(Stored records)
######

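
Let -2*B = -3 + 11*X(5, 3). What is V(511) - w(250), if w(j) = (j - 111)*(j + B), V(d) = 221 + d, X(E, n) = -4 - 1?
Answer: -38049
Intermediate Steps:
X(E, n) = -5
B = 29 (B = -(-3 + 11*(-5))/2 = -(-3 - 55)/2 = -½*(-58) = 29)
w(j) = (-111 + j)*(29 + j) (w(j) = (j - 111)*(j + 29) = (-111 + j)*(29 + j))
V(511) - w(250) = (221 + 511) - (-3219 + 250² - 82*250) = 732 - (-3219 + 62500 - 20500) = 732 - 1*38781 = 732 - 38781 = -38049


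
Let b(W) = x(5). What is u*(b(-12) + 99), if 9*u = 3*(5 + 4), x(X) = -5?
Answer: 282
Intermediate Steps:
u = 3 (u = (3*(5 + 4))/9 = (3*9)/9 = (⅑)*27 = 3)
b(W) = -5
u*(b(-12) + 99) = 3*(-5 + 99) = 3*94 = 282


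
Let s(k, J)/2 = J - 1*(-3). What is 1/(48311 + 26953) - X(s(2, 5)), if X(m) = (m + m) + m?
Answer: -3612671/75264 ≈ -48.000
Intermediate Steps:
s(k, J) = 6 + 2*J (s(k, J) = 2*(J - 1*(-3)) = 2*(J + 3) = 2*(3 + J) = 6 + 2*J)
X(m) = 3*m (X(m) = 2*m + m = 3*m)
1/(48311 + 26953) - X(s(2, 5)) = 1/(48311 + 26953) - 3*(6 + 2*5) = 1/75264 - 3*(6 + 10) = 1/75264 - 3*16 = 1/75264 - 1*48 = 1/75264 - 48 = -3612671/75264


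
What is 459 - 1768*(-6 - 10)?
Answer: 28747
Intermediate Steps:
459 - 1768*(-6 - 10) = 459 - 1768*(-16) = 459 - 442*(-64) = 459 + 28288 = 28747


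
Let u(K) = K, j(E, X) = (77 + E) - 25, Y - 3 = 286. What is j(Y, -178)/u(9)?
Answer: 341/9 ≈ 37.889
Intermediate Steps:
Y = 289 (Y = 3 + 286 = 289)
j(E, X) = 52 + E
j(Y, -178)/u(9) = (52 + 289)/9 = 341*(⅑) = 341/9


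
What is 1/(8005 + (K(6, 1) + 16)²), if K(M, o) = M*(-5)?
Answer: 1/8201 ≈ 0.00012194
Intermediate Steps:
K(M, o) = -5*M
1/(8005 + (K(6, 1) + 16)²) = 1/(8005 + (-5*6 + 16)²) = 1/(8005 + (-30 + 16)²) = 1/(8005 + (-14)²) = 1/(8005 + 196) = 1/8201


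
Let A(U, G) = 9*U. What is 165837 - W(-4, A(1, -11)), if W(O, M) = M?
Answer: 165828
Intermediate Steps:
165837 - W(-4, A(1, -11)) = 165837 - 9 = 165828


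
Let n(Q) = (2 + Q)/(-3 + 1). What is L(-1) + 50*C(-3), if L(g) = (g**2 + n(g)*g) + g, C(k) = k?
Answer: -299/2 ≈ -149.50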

######

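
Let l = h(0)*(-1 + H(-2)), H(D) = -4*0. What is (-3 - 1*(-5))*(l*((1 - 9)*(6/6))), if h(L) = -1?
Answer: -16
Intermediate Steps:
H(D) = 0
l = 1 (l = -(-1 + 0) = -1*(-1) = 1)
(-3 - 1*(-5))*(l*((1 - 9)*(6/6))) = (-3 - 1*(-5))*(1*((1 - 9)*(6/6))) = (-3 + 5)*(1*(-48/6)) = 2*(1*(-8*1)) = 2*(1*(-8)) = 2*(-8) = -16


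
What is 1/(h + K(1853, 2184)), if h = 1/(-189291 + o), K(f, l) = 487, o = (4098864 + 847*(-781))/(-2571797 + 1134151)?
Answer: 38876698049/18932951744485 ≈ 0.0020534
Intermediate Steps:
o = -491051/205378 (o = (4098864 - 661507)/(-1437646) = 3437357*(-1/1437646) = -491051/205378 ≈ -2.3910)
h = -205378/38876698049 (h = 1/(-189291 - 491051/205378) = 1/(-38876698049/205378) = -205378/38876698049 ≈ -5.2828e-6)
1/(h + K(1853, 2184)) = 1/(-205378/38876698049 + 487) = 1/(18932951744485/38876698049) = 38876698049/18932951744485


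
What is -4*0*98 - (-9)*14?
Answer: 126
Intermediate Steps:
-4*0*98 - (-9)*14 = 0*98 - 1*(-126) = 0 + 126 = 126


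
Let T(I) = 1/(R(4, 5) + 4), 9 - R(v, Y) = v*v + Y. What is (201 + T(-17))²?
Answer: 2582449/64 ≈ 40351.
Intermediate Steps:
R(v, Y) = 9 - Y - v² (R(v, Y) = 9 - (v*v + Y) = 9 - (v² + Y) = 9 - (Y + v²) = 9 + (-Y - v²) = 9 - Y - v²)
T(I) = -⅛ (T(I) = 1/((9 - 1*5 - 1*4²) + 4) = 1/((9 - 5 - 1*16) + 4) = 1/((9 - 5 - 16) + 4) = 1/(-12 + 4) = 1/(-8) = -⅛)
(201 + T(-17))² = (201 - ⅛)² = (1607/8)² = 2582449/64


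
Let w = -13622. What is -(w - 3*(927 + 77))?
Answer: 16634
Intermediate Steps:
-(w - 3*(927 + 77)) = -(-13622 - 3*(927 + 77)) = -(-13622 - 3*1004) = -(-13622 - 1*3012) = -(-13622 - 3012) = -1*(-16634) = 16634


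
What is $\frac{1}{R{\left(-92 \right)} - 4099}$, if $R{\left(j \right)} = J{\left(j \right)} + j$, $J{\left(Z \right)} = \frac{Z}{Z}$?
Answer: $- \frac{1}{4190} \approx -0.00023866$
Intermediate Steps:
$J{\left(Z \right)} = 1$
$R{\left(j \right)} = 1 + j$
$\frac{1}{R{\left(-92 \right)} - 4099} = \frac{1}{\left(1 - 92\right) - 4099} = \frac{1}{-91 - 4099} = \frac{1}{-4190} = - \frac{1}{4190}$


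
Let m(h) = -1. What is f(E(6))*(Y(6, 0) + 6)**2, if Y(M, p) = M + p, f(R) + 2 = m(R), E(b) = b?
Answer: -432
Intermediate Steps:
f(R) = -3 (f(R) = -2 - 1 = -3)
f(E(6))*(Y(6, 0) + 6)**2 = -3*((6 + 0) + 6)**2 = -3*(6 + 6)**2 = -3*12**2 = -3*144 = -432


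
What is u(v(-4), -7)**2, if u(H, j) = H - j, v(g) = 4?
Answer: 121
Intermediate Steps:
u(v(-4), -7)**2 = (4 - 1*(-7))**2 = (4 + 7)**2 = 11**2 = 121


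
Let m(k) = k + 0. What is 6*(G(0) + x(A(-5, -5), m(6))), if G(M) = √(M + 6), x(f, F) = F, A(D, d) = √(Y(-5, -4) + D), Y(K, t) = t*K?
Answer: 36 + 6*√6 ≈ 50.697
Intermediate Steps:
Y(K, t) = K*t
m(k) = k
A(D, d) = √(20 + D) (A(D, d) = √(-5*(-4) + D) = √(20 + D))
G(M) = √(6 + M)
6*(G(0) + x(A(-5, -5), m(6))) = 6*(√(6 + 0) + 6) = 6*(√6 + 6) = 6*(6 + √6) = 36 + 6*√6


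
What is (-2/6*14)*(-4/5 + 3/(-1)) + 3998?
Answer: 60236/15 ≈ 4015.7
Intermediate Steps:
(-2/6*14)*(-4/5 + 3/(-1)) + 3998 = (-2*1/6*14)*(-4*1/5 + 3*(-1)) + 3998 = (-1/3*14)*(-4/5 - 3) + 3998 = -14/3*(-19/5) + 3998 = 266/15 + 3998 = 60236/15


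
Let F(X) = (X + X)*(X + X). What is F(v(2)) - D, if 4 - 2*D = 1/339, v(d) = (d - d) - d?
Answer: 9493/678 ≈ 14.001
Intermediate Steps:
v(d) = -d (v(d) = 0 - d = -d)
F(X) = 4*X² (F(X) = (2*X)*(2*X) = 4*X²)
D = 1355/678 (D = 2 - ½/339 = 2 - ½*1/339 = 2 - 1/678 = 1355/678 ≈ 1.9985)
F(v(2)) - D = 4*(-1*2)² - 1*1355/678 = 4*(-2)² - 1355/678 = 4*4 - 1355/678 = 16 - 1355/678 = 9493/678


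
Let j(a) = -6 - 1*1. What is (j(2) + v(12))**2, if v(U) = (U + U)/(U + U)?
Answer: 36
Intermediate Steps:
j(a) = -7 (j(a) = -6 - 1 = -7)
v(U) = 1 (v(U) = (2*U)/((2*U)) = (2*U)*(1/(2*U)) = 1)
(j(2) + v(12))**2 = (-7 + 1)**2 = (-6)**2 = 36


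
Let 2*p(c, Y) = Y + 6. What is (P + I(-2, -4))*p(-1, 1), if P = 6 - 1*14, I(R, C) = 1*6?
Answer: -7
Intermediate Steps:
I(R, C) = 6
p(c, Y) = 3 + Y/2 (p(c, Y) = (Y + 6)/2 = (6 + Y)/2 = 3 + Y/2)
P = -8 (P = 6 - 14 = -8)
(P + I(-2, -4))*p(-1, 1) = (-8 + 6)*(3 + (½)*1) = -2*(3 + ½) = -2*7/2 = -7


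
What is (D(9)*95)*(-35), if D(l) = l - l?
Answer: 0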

######

INSTRUCTIONS FOR THE TASK:
Your answer must be the lines above from the one containing "Answer: 28747" to the one containing "Let A(U, G)", both included, restated word for word.

RESPONSE AREA:
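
Answer: 28747
Intermediate Steps:
459 - 1768*(-6 - 10) = 459 - 1768*(-16) = 459 - 442*(-64) = 459 + 28288 = 28747


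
Let u(K) = K, j(E, X) = (77 + E) - 25, Y - 3 = 286. What is j(Y, -178)/u(9)?
Answer: 341/9 ≈ 37.889
Intermediate Steps:
Y = 289 (Y = 3 + 286 = 289)
j(E, X) = 52 + E
j(Y, -178)/u(9) = (52 + 289)/9 = 341*(⅑) = 341/9


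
What is 1/(8005 + (K(6, 1) + 16)²), if K(M, o) = M*(-5)?
Answer: 1/8201 ≈ 0.00012194
Intermediate Steps:
K(M, o) = -5*M
1/(8005 + (K(6, 1) + 16)²) = 1/(8005 + (-5*6 + 16)²) = 1/(8005 + (-30 + 16)²) = 1/(8005 + (-14)²) = 1/(8005 + 196) = 1/8201


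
Let A(U, G) = 9*U. What is 165837 - W(-4, A(1, -11)), if W(O, M) = M?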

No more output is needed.